Dataset entries

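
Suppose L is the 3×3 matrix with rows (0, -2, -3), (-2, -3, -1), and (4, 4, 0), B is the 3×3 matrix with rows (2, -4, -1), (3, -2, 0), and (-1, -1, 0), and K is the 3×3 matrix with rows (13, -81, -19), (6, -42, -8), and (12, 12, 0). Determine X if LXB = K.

X = [[5, 4, -4], [-5, -4, 1], [-3, 4, -5]]

Left-multiply by L⁻¹ and right-multiply by B⁻¹: X = L⁻¹KB⁻¹.
L has determinant -4; L⁻¹ = [[-1, 3, 7/4], [1, -3, -3/2], [-1, 2, 1]].
det B = 5, so B⁻¹ = [[0, 1/5, -2/5], [0, -1/5, -3/5], [-1, 6/5, 8/5]].
L⁻¹K = [[26, -24, -5], [-23, 27, 5], [11, 9, 3]].
X = (L⁻¹K)B⁻¹ = [[5, 4, -4], [-5, -4, 1], [-3, 4, -5]].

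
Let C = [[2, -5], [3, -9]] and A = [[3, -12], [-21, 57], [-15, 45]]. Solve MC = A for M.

M = [[-3, 3], [-6, -3], [0, -5]]

C is on the right of M, so right-multiply by C⁻¹: M = AC⁻¹.
det C = -3; the adjugate gives C⁻¹ = [[3, -5/3], [1, -2/3]].
M = AC⁻¹ = [[3, -12], [-21, 57], [-15, 45]] · [[3, -5/3], [1, -2/3]] = [[-3, 3], [-6, -3], [0, -5]].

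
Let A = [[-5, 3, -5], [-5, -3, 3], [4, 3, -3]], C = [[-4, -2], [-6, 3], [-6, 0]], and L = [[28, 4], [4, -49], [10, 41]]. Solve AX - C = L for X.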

Exercise brief: Could you retype all of the records above exactly as they appear?

Answer to the exercise:
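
Suppose L is the 3×3 matrix with rows (0, -2, -3), (-2, -3, -1), and (4, 4, 0), B is the 3×3 matrix with rows (2, -4, -1), (3, -2, 0), and (-1, -1, 0), and K is the 3×3 matrix with rows (13, -81, -19), (6, -42, -8), and (12, 12, 0). Determine X if LXB = K.

X = [[5, 4, -4], [-5, -4, 1], [-3, 4, -5]]

Left-multiply by L⁻¹ and right-multiply by B⁻¹: X = L⁻¹KB⁻¹.
L has determinant -4; L⁻¹ = [[-1, 3, 7/4], [1, -3, -3/2], [-1, 2, 1]].
det B = 5, so B⁻¹ = [[0, 1/5, -2/5], [0, -1/5, -3/5], [-1, 6/5, 8/5]].
L⁻¹K = [[26, -24, -5], [-23, 27, 5], [11, 9, 3]].
X = (L⁻¹K)B⁻¹ = [[5, 4, -4], [-5, -4, 1], [-3, 4, -5]].

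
Let C = [[2, -5], [3, -9]] and A = [[3, -12], [-21, 57], [-15, 45]]. Solve MC = A for M.

M = [[-3, 3], [-6, -3], [0, -5]]

C is on the right of M, so right-multiply by C⁻¹: M = AC⁻¹.
det C = -3; the adjugate gives C⁻¹ = [[3, -5/3], [1, -2/3]].
M = AC⁻¹ = [[3, -12], [-21, 57], [-15, 45]] · [[3, -5/3], [1, -2/3]] = [[-3, 3], [-6, -3], [0, -5]].

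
Let A = [[-5, 3, -5], [-5, -3, 3], [4, 3, -3]], C = [[-4, -2], [-6, 3], [-6, 0]], and L = [[28, 4], [4, -49], [10, 41]]. Solve AX - C = L for X.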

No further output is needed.